** Assignment **
Report each line of the data that has "intervals" somewhere in it.

-- Data follows --

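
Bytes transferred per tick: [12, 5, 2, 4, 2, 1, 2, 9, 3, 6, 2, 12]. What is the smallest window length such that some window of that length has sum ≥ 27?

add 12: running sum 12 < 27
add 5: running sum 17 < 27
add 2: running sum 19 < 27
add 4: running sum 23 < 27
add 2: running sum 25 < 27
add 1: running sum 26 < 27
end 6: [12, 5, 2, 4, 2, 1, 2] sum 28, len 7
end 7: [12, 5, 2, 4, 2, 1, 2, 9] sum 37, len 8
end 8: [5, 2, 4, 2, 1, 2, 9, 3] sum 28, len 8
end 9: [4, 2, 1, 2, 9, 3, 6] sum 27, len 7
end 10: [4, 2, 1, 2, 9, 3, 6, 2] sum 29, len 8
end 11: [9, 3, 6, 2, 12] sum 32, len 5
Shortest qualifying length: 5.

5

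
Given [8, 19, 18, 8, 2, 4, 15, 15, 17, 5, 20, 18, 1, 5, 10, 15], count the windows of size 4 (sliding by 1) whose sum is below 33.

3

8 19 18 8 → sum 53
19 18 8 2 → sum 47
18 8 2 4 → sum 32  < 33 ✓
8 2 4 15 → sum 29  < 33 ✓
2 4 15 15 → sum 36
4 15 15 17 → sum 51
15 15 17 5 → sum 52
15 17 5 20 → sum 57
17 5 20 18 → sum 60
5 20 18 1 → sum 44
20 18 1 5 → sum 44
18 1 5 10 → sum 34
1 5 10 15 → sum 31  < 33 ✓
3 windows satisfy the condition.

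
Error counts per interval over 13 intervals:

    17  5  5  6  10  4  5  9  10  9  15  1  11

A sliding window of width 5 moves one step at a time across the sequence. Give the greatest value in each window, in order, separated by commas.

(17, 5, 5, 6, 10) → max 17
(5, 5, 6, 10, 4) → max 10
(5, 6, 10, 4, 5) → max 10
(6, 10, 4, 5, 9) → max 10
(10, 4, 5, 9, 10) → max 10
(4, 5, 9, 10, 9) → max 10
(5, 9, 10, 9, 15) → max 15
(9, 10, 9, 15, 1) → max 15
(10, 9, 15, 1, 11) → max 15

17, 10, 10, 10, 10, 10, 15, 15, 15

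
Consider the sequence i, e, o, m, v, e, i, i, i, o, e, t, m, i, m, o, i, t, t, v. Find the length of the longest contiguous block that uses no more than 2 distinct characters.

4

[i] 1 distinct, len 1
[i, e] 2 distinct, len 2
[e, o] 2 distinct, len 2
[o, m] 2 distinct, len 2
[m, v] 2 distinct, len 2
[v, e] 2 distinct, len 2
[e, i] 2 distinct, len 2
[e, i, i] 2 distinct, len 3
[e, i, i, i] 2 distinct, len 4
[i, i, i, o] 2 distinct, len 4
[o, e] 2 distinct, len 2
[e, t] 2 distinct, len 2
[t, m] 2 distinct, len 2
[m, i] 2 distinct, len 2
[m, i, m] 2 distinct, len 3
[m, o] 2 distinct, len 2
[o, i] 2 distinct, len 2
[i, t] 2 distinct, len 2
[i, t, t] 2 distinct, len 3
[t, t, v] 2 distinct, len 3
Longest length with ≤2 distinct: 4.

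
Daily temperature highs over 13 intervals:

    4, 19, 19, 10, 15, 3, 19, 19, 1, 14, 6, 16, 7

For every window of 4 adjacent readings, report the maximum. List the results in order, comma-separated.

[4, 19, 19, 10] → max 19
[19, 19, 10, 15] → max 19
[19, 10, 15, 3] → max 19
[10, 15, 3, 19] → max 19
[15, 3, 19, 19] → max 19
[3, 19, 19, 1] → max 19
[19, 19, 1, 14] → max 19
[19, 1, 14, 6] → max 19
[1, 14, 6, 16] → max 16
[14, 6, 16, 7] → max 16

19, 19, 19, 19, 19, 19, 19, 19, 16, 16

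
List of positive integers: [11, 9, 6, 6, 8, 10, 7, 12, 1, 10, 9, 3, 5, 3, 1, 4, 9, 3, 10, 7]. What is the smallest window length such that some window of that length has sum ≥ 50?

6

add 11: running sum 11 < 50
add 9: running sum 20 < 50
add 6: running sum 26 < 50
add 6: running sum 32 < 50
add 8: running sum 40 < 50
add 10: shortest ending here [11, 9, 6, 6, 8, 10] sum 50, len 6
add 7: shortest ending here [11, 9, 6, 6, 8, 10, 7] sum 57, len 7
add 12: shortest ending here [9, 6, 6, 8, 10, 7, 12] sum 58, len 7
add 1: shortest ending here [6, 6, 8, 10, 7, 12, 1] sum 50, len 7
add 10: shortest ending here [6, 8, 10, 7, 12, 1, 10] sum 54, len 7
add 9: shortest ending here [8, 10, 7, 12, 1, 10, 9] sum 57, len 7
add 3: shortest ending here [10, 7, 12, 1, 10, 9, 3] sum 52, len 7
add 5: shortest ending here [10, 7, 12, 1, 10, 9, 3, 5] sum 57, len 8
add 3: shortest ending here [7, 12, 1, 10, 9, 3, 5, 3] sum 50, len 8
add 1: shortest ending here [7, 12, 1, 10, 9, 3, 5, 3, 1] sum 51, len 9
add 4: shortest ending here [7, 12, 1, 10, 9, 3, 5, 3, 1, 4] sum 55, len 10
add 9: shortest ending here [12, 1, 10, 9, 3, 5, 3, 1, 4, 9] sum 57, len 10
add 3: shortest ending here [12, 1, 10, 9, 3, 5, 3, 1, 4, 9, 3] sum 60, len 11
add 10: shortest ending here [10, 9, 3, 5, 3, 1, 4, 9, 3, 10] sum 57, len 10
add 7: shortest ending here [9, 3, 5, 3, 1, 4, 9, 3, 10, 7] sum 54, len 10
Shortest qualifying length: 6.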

-- Data concluded --
-- Data follows --

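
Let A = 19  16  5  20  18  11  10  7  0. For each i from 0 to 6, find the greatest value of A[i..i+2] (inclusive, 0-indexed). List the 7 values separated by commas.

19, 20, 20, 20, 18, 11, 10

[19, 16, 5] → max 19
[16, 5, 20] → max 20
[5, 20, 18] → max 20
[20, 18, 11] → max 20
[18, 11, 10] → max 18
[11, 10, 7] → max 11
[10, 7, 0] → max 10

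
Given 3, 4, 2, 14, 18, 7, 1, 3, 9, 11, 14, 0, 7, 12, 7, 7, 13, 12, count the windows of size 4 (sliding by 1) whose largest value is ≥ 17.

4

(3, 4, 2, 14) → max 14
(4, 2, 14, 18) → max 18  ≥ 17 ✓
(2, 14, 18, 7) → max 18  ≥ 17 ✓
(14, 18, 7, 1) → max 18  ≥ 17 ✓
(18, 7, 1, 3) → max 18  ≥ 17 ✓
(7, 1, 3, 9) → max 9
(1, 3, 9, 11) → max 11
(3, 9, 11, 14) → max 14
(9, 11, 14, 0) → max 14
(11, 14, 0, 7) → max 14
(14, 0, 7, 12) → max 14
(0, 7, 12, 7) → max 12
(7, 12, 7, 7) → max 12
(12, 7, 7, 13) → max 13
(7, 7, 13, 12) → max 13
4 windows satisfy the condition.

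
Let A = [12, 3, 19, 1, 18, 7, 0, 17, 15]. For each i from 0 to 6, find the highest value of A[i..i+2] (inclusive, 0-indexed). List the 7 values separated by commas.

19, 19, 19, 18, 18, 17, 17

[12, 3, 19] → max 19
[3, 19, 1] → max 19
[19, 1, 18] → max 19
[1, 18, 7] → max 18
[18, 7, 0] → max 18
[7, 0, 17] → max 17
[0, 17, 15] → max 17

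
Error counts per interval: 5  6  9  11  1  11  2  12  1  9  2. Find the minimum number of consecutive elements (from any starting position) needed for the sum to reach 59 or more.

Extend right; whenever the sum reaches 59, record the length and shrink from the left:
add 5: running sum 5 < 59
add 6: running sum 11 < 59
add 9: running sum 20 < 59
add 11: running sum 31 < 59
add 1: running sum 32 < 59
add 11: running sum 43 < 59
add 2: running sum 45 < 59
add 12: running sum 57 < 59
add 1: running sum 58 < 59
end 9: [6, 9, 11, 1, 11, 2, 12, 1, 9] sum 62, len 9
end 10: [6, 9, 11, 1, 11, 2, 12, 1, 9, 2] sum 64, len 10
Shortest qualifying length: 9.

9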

-- Data concluded --

** Response **
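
Error counts per interval over 13 intervals:
Daily temperature highs over 13 intervals: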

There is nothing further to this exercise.